*REQUIRED WORK:* Every line from the one containing "A 45,600 US" to the one containing "(a) An operator needs the HOCl concentration in a municipal" in the records below, both included, must be set down exactly, and no other line.

*RECORDS FOR THE EXERCISE:*

+++

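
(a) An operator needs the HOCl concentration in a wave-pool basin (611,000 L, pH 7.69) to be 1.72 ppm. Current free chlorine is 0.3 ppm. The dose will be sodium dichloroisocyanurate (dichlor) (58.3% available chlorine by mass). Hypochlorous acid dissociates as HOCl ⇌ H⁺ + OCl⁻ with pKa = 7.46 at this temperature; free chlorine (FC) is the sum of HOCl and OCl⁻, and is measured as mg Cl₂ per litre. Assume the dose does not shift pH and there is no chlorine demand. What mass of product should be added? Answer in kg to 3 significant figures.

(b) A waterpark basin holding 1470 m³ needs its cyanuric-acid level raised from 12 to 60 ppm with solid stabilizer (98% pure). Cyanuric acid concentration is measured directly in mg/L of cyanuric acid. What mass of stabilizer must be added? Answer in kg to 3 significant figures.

(a) [OCl⁻]/[HOCl] = 10^(pH − pKa) = 10^(7.69 − 7.46) = 1.698; fraction as HOCl = 1/(1 + 1.698) = 0.3706.
(a) Free chlorine required for 1.72 ppm HOCl: 1.72 / 0.3706 = 4.641 ppm.
(a) FC to add: 4.641 − 0.3 = 4.341 mg/L as Cl₂.
(a) Cl₂ equivalent: 4.341 mg/L × 611,000 L = 2652 g.
(a) Product at 58.3% available Cl: 2652 / 0.583 = 4549 g.

(b) Volume: 1470 m³ = 1,470,000 L.
(b) CYA to add: (60 − 12) = 48 mg/L × 1,470,000 L = 70,560 g cyanuric acid.
(b) At 98% purity: 70,560 / 0.98 = 72,000 g product.

(a) 4.55 kg; (b) 72.0 kg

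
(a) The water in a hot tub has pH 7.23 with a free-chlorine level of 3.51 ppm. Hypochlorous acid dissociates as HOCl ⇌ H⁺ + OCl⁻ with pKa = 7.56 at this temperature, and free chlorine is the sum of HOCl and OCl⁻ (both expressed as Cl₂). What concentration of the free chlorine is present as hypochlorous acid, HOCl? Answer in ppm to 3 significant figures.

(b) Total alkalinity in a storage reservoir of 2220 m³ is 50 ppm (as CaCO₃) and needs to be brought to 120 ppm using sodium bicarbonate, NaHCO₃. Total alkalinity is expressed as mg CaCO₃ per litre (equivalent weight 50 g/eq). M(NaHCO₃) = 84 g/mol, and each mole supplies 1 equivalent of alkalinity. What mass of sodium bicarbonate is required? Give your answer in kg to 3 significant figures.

(a) [OCl⁻]/[HOCl] = 10^(pH − pKa) = 10^(7.23 − 7.56) = 10^-0.33 = 0.4677.
(a) Fraction as HOCl = 1 / (1 + 0.4677) = 0.6813.
(a) HOCl = 0.6813 × 3.51 ppm = 2.391 ppm.

(b) Volume: 2220 m³ = 2,220,000 L.
(b) Alkalinity to add: (120 − 50) = 70 mg/L as CaCO₃ × 2,220,000 L = 155,400 g as CaCO₃.
(b) Equivalents: 155,400 g ÷ 50 g/eq = 3108 eq.
(b) NaHCO₃ supplies 1 eq per mole → 3108 mol.
(b) Mass: 3108 mol × 84 g/mol = 261,100 g.

(a) 2.39 ppm; (b) 261 kg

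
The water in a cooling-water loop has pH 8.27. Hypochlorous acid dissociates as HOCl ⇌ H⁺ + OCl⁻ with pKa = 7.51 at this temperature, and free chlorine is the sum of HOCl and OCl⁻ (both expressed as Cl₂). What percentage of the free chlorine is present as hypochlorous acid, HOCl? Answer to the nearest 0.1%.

[OCl⁻]/[HOCl] = 10^(pH − pKa) = 10^(8.27 − 7.51) = 10^0.76 = 5.754.
Fraction as HOCl = 1 / (1 + 5.754) = 0.1481.

14.8%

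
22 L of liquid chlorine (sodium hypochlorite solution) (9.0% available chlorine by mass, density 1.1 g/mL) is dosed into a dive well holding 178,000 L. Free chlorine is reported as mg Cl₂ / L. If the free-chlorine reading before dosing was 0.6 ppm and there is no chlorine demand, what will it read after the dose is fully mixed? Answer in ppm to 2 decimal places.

Mass of solution: 22 L × 1000 mL/L × 1.1 g/mL = 24,200 g.
Available chlorine delivered: 24,200 g × 0.09 = 2178 g as Cl₂.
Concentration rise: 2178 g / 178,000 L = 12.24 mg/L = 12.24 ppm.
Final FC: 0.6 + 12.24 = 12.84 ppm.

12.84 ppm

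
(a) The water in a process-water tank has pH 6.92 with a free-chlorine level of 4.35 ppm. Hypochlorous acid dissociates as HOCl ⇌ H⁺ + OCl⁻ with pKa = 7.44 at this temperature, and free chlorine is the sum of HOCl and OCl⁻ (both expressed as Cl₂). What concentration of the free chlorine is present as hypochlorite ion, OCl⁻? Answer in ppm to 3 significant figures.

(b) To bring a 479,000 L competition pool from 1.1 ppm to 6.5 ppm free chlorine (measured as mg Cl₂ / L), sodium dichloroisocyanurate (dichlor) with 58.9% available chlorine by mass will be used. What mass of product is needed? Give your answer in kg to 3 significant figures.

(a) [OCl⁻]/[HOCl] = 10^(pH − pKa) = 10^(6.92 − 7.44) = 10^-0.52 = 0.302.
(a) Fraction as HOCl = 1 / (1 + 0.302) = 0.7681.
(a) OCl⁻ = (1 − 0.7681) × 4.35 ppm = 1.009 ppm.

(b) Chlorine deficit: 6.5 − 1.1 = 5.4 ppm = 5.4 mg/L as Cl₂.
(b) Cl₂ equivalent needed: 5.4 mg/L × 479,000 L = 2,587,000 mg = 2587 g.
(b) Product at 58.9% available chlorine: 2587 / 0.589 = 4392 g.

(a) 1.01 ppm; (b) 4.39 kg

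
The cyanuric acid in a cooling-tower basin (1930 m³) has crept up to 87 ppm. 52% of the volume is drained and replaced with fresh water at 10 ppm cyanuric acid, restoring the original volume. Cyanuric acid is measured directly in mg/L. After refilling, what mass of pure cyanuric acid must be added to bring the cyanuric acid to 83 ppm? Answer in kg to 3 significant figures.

69.6 kg

Volume: 1930 m³ = 1,930,000 L.
After draining 52% and refilling: 87 × 0.48 + 10 × 0.52 = 46.96 ppm.
Deficit to target: 83 − 46.96 = 36.04 mg/L.
Mass: 36.04 mg/L × 1,930,000 L = 69,560 g cyanuric acid.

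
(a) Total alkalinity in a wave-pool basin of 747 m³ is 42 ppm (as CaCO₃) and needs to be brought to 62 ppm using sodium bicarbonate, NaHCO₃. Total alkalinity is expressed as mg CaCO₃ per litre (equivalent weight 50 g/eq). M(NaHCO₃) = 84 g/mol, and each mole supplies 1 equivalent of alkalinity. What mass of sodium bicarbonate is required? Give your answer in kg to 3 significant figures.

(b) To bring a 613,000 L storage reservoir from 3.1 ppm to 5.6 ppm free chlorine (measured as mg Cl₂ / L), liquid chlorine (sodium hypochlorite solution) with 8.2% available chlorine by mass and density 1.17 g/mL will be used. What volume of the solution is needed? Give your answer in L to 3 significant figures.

(a) 25.1 kg; (b) 16.0 L

(a) Volume: 747 m³ = 747,000 L.
(a) Alkalinity to add: (62 − 42) = 20 mg/L as CaCO₃ × 747,000 L = 14,940 g as CaCO₃.
(a) Equivalents: 14,940 g ÷ 50 g/eq = 298.8 eq.
(a) NaHCO₃ supplies 1 eq per mole → 298.8 mol.
(a) Mass: 298.8 mol × 84 g/mol = 25,100 g.

(b) Chlorine deficit: 5.6 − 3.1 = 2.5 ppm = 2.5 mg/L as Cl₂.
(b) Cl₂ equivalent needed: 2.5 mg/L × 613,000 L = 1,532,000 mg = 1532 g.
(b) Product at 8.2% available chlorine: 1532 / 0.082 = 18,690 g.
(b) Volume at density 1.17 g/mL: 18,690 g ÷ 1.17 g/mL = 15,970 mL.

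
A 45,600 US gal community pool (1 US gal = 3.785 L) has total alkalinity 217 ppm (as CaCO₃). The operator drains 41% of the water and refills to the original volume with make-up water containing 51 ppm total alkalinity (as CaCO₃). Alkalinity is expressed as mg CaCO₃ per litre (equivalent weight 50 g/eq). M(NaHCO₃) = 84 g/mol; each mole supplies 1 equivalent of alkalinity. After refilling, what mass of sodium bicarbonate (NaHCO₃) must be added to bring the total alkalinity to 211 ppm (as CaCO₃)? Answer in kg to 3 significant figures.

Volume: 45,600 US gal × 3.785 L/gal = 172,596 L.
After draining 41% and refilling: 217 × 0.59 + 51 × 0.41 = 148.94 ppm.
Deficit to target: 211 − 148.94 = 62.06 mg/L.
As CaCO₃: 62.06 mg/L × 172,596 L = 10,710 g; ÷ 50 g/eq ÷ 1 = 214.2 mol NaHCO₃.
Mass: 214.2 × 84 = 17,990 g.

18.0 kg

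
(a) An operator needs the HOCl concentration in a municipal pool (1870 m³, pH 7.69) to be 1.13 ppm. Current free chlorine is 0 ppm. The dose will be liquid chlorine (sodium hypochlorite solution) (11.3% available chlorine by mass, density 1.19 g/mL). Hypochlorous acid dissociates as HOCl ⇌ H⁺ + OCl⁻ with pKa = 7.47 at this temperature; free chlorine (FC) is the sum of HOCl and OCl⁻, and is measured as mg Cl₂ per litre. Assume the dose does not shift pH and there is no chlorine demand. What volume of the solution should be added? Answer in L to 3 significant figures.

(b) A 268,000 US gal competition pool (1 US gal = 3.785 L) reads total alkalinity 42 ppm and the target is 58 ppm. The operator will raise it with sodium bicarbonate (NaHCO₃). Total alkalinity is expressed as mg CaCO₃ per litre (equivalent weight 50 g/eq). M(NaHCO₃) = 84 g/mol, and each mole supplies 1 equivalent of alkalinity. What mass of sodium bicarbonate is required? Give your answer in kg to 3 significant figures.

(a) 41.8 L; (b) 27.3 kg

(a) Volume: 1870 m³ = 1,870,000 L.
(a) [OCl⁻]/[HOCl] = 10^(pH − pKa) = 10^(7.69 − 7.47) = 1.66; fraction as HOCl = 1/(1 + 1.66) = 0.376.
(a) Free chlorine required for 1.13 ppm HOCl: 1.13 / 0.376 = 3.005 ppm.
(a) FC to add: 3.005 − 0 = 3.005 mg/L as Cl₂.
(a) Cl₂ equivalent: 3.005 mg/L × 1,870,000 L = 5620 g.
(a) Product at 11.3% available Cl: 5620 / 0.113 = 49,730 g.
(a) Volume: 49,730 g ÷ 1.19 g/mL = 41,790 mL.

(b) Volume: 268,000 US gal × 3.785 L/gal = 1,014,380 L.
(b) Alkalinity to add: (58 − 42) = 16 mg/L as CaCO₃ × 1,014,380 L = 16,230 g as CaCO₃.
(b) Equivalents: 16,230 g ÷ 50 g/eq = 324.6 eq.
(b) NaHCO₃ supplies 1 eq per mole → 324.6 mol.
(b) Mass: 324.6 mol × 84 g/mol = 27,270 g.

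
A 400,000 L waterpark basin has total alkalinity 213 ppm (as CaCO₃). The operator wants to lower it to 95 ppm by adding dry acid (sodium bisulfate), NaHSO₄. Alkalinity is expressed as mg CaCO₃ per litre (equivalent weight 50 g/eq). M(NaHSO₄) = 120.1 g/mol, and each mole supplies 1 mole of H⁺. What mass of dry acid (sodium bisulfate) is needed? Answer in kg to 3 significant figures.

113 kg

Alkalinity to neutralize: (213 − 95) = 118 mg/L as CaCO₃ × 400,000 L = 47,200 g as CaCO₃.
Equivalents of H⁺ required: 47,200 ÷ 50 g/eq = 944 eq = 944 mol NaHSO₄.
Mass of NaHSO₄: 944 × 120.1 = 113,400 g.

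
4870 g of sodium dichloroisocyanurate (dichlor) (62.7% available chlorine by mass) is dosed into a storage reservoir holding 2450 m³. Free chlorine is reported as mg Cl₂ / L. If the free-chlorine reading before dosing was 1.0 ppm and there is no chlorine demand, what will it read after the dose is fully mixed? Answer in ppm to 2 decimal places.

2.25 ppm

Volume: 2450 m³ = 2,450,000 L.
Available chlorine delivered: 4870 g × 0.627 = 3053 g as Cl₂.
Concentration rise: 3053 g / 2,450,000 L = 1.246 mg/L = 1.25 ppm.
Final FC: 1.0 + 1.25 = 2.25 ppm.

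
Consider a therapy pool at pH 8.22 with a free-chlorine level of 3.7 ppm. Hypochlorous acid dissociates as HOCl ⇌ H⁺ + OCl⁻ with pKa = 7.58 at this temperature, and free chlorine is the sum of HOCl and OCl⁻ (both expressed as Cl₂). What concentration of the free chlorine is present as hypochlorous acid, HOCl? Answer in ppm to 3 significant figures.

0.690 ppm

[OCl⁻]/[HOCl] = 10^(pH − pKa) = 10^(8.22 − 7.58) = 10^0.64 = 4.365.
Fraction as HOCl = 1 / (1 + 4.365) = 0.1864.
HOCl = 0.1864 × 3.7 ppm = 0.6896 ppm.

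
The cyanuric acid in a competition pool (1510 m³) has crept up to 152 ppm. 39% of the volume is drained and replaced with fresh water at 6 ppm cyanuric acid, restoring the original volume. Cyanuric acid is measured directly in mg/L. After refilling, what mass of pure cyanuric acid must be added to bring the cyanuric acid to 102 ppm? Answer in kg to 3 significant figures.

Volume: 1510 m³ = 1,510,000 L.
After draining 39% and refilling: 152 × 0.61 + 6 × 0.39 = 95.06 ppm.
Deficit to target: 102 − 95.06 = 6.94 mg/L.
Mass: 6.94 mg/L × 1,510,000 L = 10,480 g cyanuric acid.

10.5 kg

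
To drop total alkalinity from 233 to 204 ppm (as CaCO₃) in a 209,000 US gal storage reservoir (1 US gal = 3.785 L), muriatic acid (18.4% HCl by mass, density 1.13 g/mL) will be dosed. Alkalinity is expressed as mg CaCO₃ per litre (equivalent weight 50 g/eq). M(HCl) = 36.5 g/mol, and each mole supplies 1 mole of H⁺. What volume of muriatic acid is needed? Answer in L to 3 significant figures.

80.5 L

Volume: 209,000 US gal × 3.785 L/gal = 791,065 L.
Alkalinity to neutralize: (233 − 204) = 29 mg/L as CaCO₃ × 791,065 L = 22,940 g as CaCO₃.
Equivalents of H⁺ required: 22,940 ÷ 50 g/eq = 458.8 eq = 458.8 mol HCl.
Mass of HCl: 458.8 × 36.5 = 16,750 g.
Mass of 18.4% solution: 16,750 / 0.184 = 91,020 g.
Volume: 91,020 g ÷ 1.13 g/mL = 80,540 mL.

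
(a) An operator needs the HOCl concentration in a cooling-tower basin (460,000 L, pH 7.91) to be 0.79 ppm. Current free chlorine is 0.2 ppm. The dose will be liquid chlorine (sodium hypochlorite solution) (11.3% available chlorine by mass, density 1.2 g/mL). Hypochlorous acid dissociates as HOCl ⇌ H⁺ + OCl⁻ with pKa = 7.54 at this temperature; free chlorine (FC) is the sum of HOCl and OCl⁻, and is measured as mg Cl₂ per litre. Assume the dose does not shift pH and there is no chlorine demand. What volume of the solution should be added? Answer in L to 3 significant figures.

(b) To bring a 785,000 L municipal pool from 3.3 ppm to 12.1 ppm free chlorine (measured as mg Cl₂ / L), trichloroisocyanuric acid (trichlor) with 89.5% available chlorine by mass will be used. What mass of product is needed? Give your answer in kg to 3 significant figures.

(a) [OCl⁻]/[HOCl] = 10^(pH − pKa) = 10^(7.91 − 7.54) = 2.344; fraction as HOCl = 1/(1 + 2.344) = 0.299.
(a) Free chlorine required for 0.79 ppm HOCl: 0.79 / 0.299 = 2.642 ppm.
(a) FC to add: 2.642 − 0.2 = 2.442 mg/L as Cl₂.
(a) Cl₂ equivalent: 2.442 mg/L × 460,000 L = 1123 g.
(a) Product at 11.3% available Cl: 1123 / 0.113 = 9941 g.
(a) Volume: 9941 g ÷ 1.2 g/mL = 8284 mL.

(b) Chlorine deficit: 12.1 − 3.3 = 8.8 ppm = 8.8 mg/L as Cl₂.
(b) Cl₂ equivalent needed: 8.8 mg/L × 785,000 L = 6,908,000 mg = 6908 g.
(b) Product at 89.5% available chlorine: 6908 / 0.895 = 7718 g.

(a) 8.28 L; (b) 7.72 kg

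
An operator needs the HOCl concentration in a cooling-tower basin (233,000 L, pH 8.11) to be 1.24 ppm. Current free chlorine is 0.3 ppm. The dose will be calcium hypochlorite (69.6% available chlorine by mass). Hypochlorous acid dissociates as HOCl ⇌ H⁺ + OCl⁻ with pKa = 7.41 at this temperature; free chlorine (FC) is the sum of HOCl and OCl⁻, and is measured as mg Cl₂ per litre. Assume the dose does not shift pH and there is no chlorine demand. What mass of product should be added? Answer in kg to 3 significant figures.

[OCl⁻]/[HOCl] = 10^(pH − pKa) = 10^(8.11 − 7.41) = 5.012; fraction as HOCl = 1/(1 + 5.012) = 0.1663.
Free chlorine required for 1.24 ppm HOCl: 1.24 / 0.1663 = 7.455 ppm.
FC to add: 7.455 − 0.3 = 7.155 mg/L as Cl₂.
Cl₂ equivalent: 7.155 mg/L × 233,000 L = 1667 g.
Product at 69.6% available Cl: 1667 / 0.696 = 2395 g.

2.40 kg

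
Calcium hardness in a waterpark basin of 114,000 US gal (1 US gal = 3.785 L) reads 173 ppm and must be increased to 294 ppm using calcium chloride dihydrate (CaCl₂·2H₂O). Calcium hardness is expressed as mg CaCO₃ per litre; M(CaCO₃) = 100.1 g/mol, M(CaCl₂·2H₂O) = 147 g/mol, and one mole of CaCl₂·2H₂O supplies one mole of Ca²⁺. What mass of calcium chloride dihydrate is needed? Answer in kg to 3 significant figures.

76.7 kg

Volume: 114,000 US gal × 3.785 L/gal = 431,490 L.
Hardness to add: (294 − 173) = 121 mg/L as CaCO₃ × 431,490 L = 52,210 g as CaCO₃.
Moles of Ca²⁺ (1 mol Ca²⁺ ≡ 1 mol CaCO₃): 52,210 / 100.1 g/mol = 521.6 mol.
Mass of CaCl₂·2H₂O: 521.6 × 147 = 76,670 g.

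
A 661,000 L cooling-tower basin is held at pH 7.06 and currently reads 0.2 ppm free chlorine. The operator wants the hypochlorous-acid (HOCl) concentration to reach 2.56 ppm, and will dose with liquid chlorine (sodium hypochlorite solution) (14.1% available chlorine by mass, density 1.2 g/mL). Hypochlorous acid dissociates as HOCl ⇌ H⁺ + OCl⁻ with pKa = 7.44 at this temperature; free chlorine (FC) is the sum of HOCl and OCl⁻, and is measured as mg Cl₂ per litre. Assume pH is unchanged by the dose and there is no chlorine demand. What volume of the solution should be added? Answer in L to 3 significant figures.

[OCl⁻]/[HOCl] = 10^(pH − pKa) = 10^(7.06 − 7.44) = 0.4169; fraction as HOCl = 1/(1 + 0.4169) = 0.7058.
Free chlorine required for 2.56 ppm HOCl: 2.56 / 0.7058 = 3.627 ppm.
FC to add: 3.627 − 0.2 = 3.427 mg/L as Cl₂.
Cl₂ equivalent: 3.427 mg/L × 661,000 L = 2265 g.
Product at 14.1% available Cl: 2265 / 0.141 = 16,070 g.
Volume: 16,070 g ÷ 1.2 g/mL = 13,390 mL.

13.4 L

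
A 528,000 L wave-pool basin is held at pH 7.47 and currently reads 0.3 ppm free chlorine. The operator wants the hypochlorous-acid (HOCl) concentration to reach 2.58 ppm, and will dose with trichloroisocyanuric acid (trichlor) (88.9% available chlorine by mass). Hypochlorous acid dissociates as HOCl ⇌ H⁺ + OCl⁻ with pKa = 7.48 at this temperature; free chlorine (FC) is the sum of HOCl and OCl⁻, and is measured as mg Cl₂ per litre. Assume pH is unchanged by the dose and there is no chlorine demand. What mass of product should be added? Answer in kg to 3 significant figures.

[OCl⁻]/[HOCl] = 10^(pH − pKa) = 10^(7.47 − 7.48) = 0.9772; fraction as HOCl = 1/(1 + 0.9772) = 0.5058.
Free chlorine required for 2.58 ppm HOCl: 2.58 / 0.5058 = 5.101 ppm.
FC to add: 5.101 − 0.3 = 4.801 mg/L as Cl₂.
Cl₂ equivalent: 4.801 mg/L × 528,000 L = 2535 g.
Product at 88.9% available Cl: 2535 / 0.889 = 2852 g.

2.85 kg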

+++

*OUTPUT FOR THIS EXERCISE:*
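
A 45,600 US gal community pool (1 US gal = 3.785 L) has total alkalinity 217 ppm (as CaCO₃). The operator drains 41% of the water and refills to the original volume with make-up water containing 51 ppm total alkalinity (as CaCO₃). Alkalinity is expressed as mg CaCO₃ per litre (equivalent weight 50 g/eq). M(NaHCO₃) = 84 g/mol; each mole supplies 1 equivalent of alkalinity. After refilling, what mass of sodium bicarbonate (NaHCO₃) must be added to bring the total alkalinity to 211 ppm (as CaCO₃)? Answer in kg to 3 significant figures.

Volume: 45,600 US gal × 3.785 L/gal = 172,596 L.
After draining 41% and refilling: 217 × 0.59 + 51 × 0.41 = 148.94 ppm.
Deficit to target: 211 − 148.94 = 62.06 mg/L.
As CaCO₃: 62.06 mg/L × 172,596 L = 10,710 g; ÷ 50 g/eq ÷ 1 = 214.2 mol NaHCO₃.
Mass: 214.2 × 84 = 17,990 g.

18.0 kg

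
(a) An operator needs the HOCl concentration in a municipal pool (1870 m³, pH 7.69) to be 1.13 ppm. Current free chlorine is 0 ppm. The dose will be liquid chlorine (sodium hypochlorite solution) (11.3% available chlorine by mass, density 1.19 g/mL). Hypochlorous acid dissociates as HOCl ⇌ H⁺ + OCl⁻ with pKa = 7.47 at this temperature; free chlorine (FC) is the sum of HOCl and OCl⁻, and is measured as mg Cl₂ per litre. Assume the dose does not shift pH and there is no chlorine demand. What volume of the solution should be added? Answer in L to 3 significant figures.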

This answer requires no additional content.